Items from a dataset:
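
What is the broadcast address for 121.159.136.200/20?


Network: 121.159.128.0/20
Host bits = 12
Set all host bits to 1:
Broadcast: 121.159.143.255


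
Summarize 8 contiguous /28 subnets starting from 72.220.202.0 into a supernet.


Original prefix: /28
Number of subnets: 8 = 2^3
New prefix = 28 - 3 = 25
Supernet: 72.220.202.0/25


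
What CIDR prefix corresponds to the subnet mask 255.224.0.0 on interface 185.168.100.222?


Binary: 11111111.11100000.00000000.00000000
Count leading 1s
Prefix: /11


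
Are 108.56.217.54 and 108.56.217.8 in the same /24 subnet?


Mask: 255.255.255.0
108.56.217.54 AND mask = 108.56.217.0
108.56.217.8 AND mask = 108.56.217.0
Yes, same subnet (108.56.217.0)


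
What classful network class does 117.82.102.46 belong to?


First octet: 117
Binary: 01110101
0xxxxxxx -> Class A (1-126)
Class A, default mask 255.0.0.0 (/8)


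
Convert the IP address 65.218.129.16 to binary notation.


65 = 01000001
218 = 11011010
129 = 10000001
16 = 00010000
Binary: 01000001.11011010.10000001.00010000


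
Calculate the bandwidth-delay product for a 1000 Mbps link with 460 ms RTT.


BDP = bandwidth * RTT
= 1000 Mbps * 460 ms
= 1000 * 1e6 * 460 / 1000 bits
= 460000000 bits
= 57500000 bytes
= 56152.3438 KB
BDP = 460000000 bits (57500000 bytes)


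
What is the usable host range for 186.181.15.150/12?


Network: 186.176.0.0
Broadcast: 186.191.255.255
First usable = network + 1
Last usable = broadcast - 1
Range: 186.176.0.1 to 186.191.255.254


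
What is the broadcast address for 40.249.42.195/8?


Network: 40.0.0.0/8
Host bits = 24
Set all host bits to 1:
Broadcast: 40.255.255.255


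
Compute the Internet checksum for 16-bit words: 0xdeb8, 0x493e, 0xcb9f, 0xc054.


Sum all words (with carry folding):
+ 0xdeb8 = 0xdeb8
+ 0x493e = 0x27f7
+ 0xcb9f = 0xf396
+ 0xc054 = 0xb3eb
One's complement: ~0xb3eb
Checksum = 0x4c14


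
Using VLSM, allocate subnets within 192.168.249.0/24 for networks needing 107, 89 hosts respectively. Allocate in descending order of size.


107 hosts -> /25 (126 usable): 192.168.249.0/25
89 hosts -> /25 (126 usable): 192.168.249.128/25
Allocation: 192.168.249.0/25 (107 hosts, 126 usable); 192.168.249.128/25 (89 hosts, 126 usable)


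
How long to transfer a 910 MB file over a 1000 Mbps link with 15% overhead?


Effective throughput = 1000 * (1 - 15/100) = 850 Mbps
File size in Mb = 910 * 8 = 7280 Mb
Time = 7280 / 850
Time = 8.5647 seconds


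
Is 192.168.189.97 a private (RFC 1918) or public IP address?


RFC 1918 private ranges:
  10.0.0.0/8 (10.0.0.0 - 10.255.255.255)
  172.16.0.0/12 (172.16.0.0 - 172.31.255.255)
  192.168.0.0/16 (192.168.0.0 - 192.168.255.255)
Private (in 192.168.0.0/16)


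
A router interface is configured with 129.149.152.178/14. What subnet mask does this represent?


/14 means 14 network bits, 18 host bits
Binary: 11111111111111000000000000000000
Mask: 255.252.0.0


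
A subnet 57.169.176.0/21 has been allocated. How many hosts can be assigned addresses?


Host bits = 32 - 21 = 11
Total addresses = 2^11 = 2048
Usable = total - 2 (network and broadcast)
Usable hosts: 2046


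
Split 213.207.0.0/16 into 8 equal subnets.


New prefix = 16 + 3 = 19
Each subnet has 8192 addresses
  213.207.0.0/19
  213.207.32.0/19
  213.207.64.0/19
  213.207.96.0/19
  213.207.128.0/19
  213.207.160.0/19
  213.207.192.0/19
  213.207.224.0/19
Subnets: 213.207.0.0/19, 213.207.32.0/19, 213.207.64.0/19, 213.207.96.0/19, 213.207.128.0/19, 213.207.160.0/19, 213.207.192.0/19, 213.207.224.0/19


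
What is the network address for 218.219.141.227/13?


IP:   11011010.11011011.10001101.11100011
Mask: 11111111.11111000.00000000.00000000
AND operation:
Net:  11011010.11011000.00000000.00000000
Network: 218.216.0.0/13


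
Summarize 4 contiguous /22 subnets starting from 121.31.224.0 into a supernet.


Original prefix: /22
Number of subnets: 4 = 2^2
New prefix = 22 - 2 = 20
Supernet: 121.31.224.0/20


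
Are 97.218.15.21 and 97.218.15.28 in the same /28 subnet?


Mask: 255.255.255.240
97.218.15.21 AND mask = 97.218.15.16
97.218.15.28 AND mask = 97.218.15.16
Yes, same subnet (97.218.15.16)


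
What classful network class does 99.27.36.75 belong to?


First octet: 99
Binary: 01100011
0xxxxxxx -> Class A (1-126)
Class A, default mask 255.0.0.0 (/8)


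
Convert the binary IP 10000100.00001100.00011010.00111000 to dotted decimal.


10000100 = 132
00001100 = 12
00011010 = 26
00111000 = 56
IP: 132.12.26.56


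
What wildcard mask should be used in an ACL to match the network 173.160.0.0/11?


Subnet mask: 255.224.0.0
Wildcard = 255.255.255.255 - subnet mask
255 - 255 = 0
255 - 224 = 31
255 - 0 = 255
255 - 0 = 255
Wildcard: 0.31.255.255


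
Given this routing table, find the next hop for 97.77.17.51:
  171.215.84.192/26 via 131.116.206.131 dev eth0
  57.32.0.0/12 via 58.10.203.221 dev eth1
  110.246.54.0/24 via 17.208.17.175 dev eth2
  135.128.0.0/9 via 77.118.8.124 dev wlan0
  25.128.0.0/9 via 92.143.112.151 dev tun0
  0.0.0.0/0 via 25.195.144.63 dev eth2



Longest prefix match for 97.77.17.51:
  /26 171.215.84.192: no
  /12 57.32.0.0: no
  /24 110.246.54.0: no
  /9 135.128.0.0: no
  /9 25.128.0.0: no
  /0 0.0.0.0: MATCH
Selected: next-hop 25.195.144.63 via eth2 (matched /0)


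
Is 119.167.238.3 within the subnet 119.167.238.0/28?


Subnet network: 119.167.238.0
Test IP AND mask: 119.167.238.0
Yes, 119.167.238.3 is in 119.167.238.0/28


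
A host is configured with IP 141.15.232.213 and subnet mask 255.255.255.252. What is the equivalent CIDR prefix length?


Binary: 11111111.11111111.11111111.11111100
Count leading 1s
Prefix: /30


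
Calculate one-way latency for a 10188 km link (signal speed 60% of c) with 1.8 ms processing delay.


Speed = 0.6 * 3e5 km/s = 180000 km/s
Propagation delay = 10188 / 180000 = 0.0566 s = 56.6 ms
Processing delay = 1.8 ms
Total one-way latency = 58.4 ms


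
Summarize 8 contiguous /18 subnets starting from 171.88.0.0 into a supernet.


Original prefix: /18
Number of subnets: 8 = 2^3
New prefix = 18 - 3 = 15
Supernet: 171.88.0.0/15


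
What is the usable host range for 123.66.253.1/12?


Network: 123.64.0.0
Broadcast: 123.79.255.255
First usable = network + 1
Last usable = broadcast - 1
Range: 123.64.0.1 to 123.79.255.254


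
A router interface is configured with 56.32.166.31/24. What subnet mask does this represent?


/24 means 24 network bits, 8 host bits
Binary: 11111111111111111111111100000000
Mask: 255.255.255.0


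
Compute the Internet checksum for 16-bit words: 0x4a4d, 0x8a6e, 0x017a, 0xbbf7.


Sum all words (with carry folding):
+ 0x4a4d = 0x4a4d
+ 0x8a6e = 0xd4bb
+ 0x017a = 0xd635
+ 0xbbf7 = 0x922d
One's complement: ~0x922d
Checksum = 0x6dd2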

▶ EXERCISE DESCRIPTION: Print out all the entries precisely as written.

▶ TASK ANSWER:
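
What is the broadcast address for 121.159.136.200/20?


Network: 121.159.128.0/20
Host bits = 12
Set all host bits to 1:
Broadcast: 121.159.143.255


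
Summarize 8 contiguous /28 subnets starting from 72.220.202.0 into a supernet.


Original prefix: /28
Number of subnets: 8 = 2^3
New prefix = 28 - 3 = 25
Supernet: 72.220.202.0/25


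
What CIDR prefix corresponds to the subnet mask 255.224.0.0 on interface 185.168.100.222?


Binary: 11111111.11100000.00000000.00000000
Count leading 1s
Prefix: /11


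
Are 108.56.217.54 and 108.56.217.8 in the same /24 subnet?


Mask: 255.255.255.0
108.56.217.54 AND mask = 108.56.217.0
108.56.217.8 AND mask = 108.56.217.0
Yes, same subnet (108.56.217.0)


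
What classful network class does 117.82.102.46 belong to?


First octet: 117
Binary: 01110101
0xxxxxxx -> Class A (1-126)
Class A, default mask 255.0.0.0 (/8)


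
Convert the IP address 65.218.129.16 to binary notation.


65 = 01000001
218 = 11011010
129 = 10000001
16 = 00010000
Binary: 01000001.11011010.10000001.00010000


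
Calculate the bandwidth-delay product for a 1000 Mbps link with 460 ms RTT.


BDP = bandwidth * RTT
= 1000 Mbps * 460 ms
= 1000 * 1e6 * 460 / 1000 bits
= 460000000 bits
= 57500000 bytes
= 56152.3438 KB
BDP = 460000000 bits (57500000 bytes)


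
What is the usable host range for 186.181.15.150/12?


Network: 186.176.0.0
Broadcast: 186.191.255.255
First usable = network + 1
Last usable = broadcast - 1
Range: 186.176.0.1 to 186.191.255.254


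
What is the broadcast address for 40.249.42.195/8?


Network: 40.0.0.0/8
Host bits = 24
Set all host bits to 1:
Broadcast: 40.255.255.255


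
Compute the Internet checksum for 16-bit words: 0xdeb8, 0x493e, 0xcb9f, 0xc054.


Sum all words (with carry folding):
+ 0xdeb8 = 0xdeb8
+ 0x493e = 0x27f7
+ 0xcb9f = 0xf396
+ 0xc054 = 0xb3eb
One's complement: ~0xb3eb
Checksum = 0x4c14


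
Using VLSM, allocate subnets within 192.168.249.0/24 for networks needing 107, 89 hosts respectively. Allocate in descending order of size.


107 hosts -> /25 (126 usable): 192.168.249.0/25
89 hosts -> /25 (126 usable): 192.168.249.128/25
Allocation: 192.168.249.0/25 (107 hosts, 126 usable); 192.168.249.128/25 (89 hosts, 126 usable)


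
How long to transfer a 910 MB file over a 1000 Mbps link with 15% overhead?


Effective throughput = 1000 * (1 - 15/100) = 850 Mbps
File size in Mb = 910 * 8 = 7280 Mb
Time = 7280 / 850
Time = 8.5647 seconds


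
Is 192.168.189.97 a private (RFC 1918) or public IP address?


RFC 1918 private ranges:
  10.0.0.0/8 (10.0.0.0 - 10.255.255.255)
  172.16.0.0/12 (172.16.0.0 - 172.31.255.255)
  192.168.0.0/16 (192.168.0.0 - 192.168.255.255)
Private (in 192.168.0.0/16)


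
A router interface is configured with 129.149.152.178/14. What subnet mask does this represent?


/14 means 14 network bits, 18 host bits
Binary: 11111111111111000000000000000000
Mask: 255.252.0.0


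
A subnet 57.169.176.0/21 has been allocated. How many hosts can be assigned addresses?


Host bits = 32 - 21 = 11
Total addresses = 2^11 = 2048
Usable = total - 2 (network and broadcast)
Usable hosts: 2046


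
Split 213.207.0.0/16 into 8 equal subnets.


New prefix = 16 + 3 = 19
Each subnet has 8192 addresses
  213.207.0.0/19
  213.207.32.0/19
  213.207.64.0/19
  213.207.96.0/19
  213.207.128.0/19
  213.207.160.0/19
  213.207.192.0/19
  213.207.224.0/19
Subnets: 213.207.0.0/19, 213.207.32.0/19, 213.207.64.0/19, 213.207.96.0/19, 213.207.128.0/19, 213.207.160.0/19, 213.207.192.0/19, 213.207.224.0/19


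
What is the network address for 218.219.141.227/13?


IP:   11011010.11011011.10001101.11100011
Mask: 11111111.11111000.00000000.00000000
AND operation:
Net:  11011010.11011000.00000000.00000000
Network: 218.216.0.0/13


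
Summarize 4 contiguous /22 subnets starting from 121.31.224.0 into a supernet.


Original prefix: /22
Number of subnets: 4 = 2^2
New prefix = 22 - 2 = 20
Supernet: 121.31.224.0/20


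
Are 97.218.15.21 and 97.218.15.28 in the same /28 subnet?


Mask: 255.255.255.240
97.218.15.21 AND mask = 97.218.15.16
97.218.15.28 AND mask = 97.218.15.16
Yes, same subnet (97.218.15.16)


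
What classful network class does 99.27.36.75 belong to?


First octet: 99
Binary: 01100011
0xxxxxxx -> Class A (1-126)
Class A, default mask 255.0.0.0 (/8)


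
Convert the binary IP 10000100.00001100.00011010.00111000 to dotted decimal.


10000100 = 132
00001100 = 12
00011010 = 26
00111000 = 56
IP: 132.12.26.56


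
What wildcard mask should be used in an ACL to match the network 173.160.0.0/11?


Subnet mask: 255.224.0.0
Wildcard = 255.255.255.255 - subnet mask
255 - 255 = 0
255 - 224 = 31
255 - 0 = 255
255 - 0 = 255
Wildcard: 0.31.255.255


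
Given this routing table, find the next hop for 97.77.17.51:
  171.215.84.192/26 via 131.116.206.131 dev eth0
  57.32.0.0/12 via 58.10.203.221 dev eth1
  110.246.54.0/24 via 17.208.17.175 dev eth2
  135.128.0.0/9 via 77.118.8.124 dev wlan0
  25.128.0.0/9 via 92.143.112.151 dev tun0
  0.0.0.0/0 via 25.195.144.63 dev eth2



Longest prefix match for 97.77.17.51:
  /26 171.215.84.192: no
  /12 57.32.0.0: no
  /24 110.246.54.0: no
  /9 135.128.0.0: no
  /9 25.128.0.0: no
  /0 0.0.0.0: MATCH
Selected: next-hop 25.195.144.63 via eth2 (matched /0)


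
Is 119.167.238.3 within the subnet 119.167.238.0/28?


Subnet network: 119.167.238.0
Test IP AND mask: 119.167.238.0
Yes, 119.167.238.3 is in 119.167.238.0/28


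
A host is configured with IP 141.15.232.213 and subnet mask 255.255.255.252. What is the equivalent CIDR prefix length?


Binary: 11111111.11111111.11111111.11111100
Count leading 1s
Prefix: /30


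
Calculate one-way latency for a 10188 km link (signal speed 60% of c) with 1.8 ms processing delay.


Speed = 0.6 * 3e5 km/s = 180000 km/s
Propagation delay = 10188 / 180000 = 0.0566 s = 56.6 ms
Processing delay = 1.8 ms
Total one-way latency = 58.4 ms


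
Summarize 8 contiguous /18 subnets starting from 171.88.0.0 into a supernet.


Original prefix: /18
Number of subnets: 8 = 2^3
New prefix = 18 - 3 = 15
Supernet: 171.88.0.0/15


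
What is the usable host range for 123.66.253.1/12?


Network: 123.64.0.0
Broadcast: 123.79.255.255
First usable = network + 1
Last usable = broadcast - 1
Range: 123.64.0.1 to 123.79.255.254


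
A router interface is configured with 56.32.166.31/24. What subnet mask does this represent?


/24 means 24 network bits, 8 host bits
Binary: 11111111111111111111111100000000
Mask: 255.255.255.0


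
Compute the Internet checksum for 16-bit words: 0x4a4d, 0x8a6e, 0x017a, 0xbbf7.


Sum all words (with carry folding):
+ 0x4a4d = 0x4a4d
+ 0x8a6e = 0xd4bb
+ 0x017a = 0xd635
+ 0xbbf7 = 0x922d
One's complement: ~0x922d
Checksum = 0x6dd2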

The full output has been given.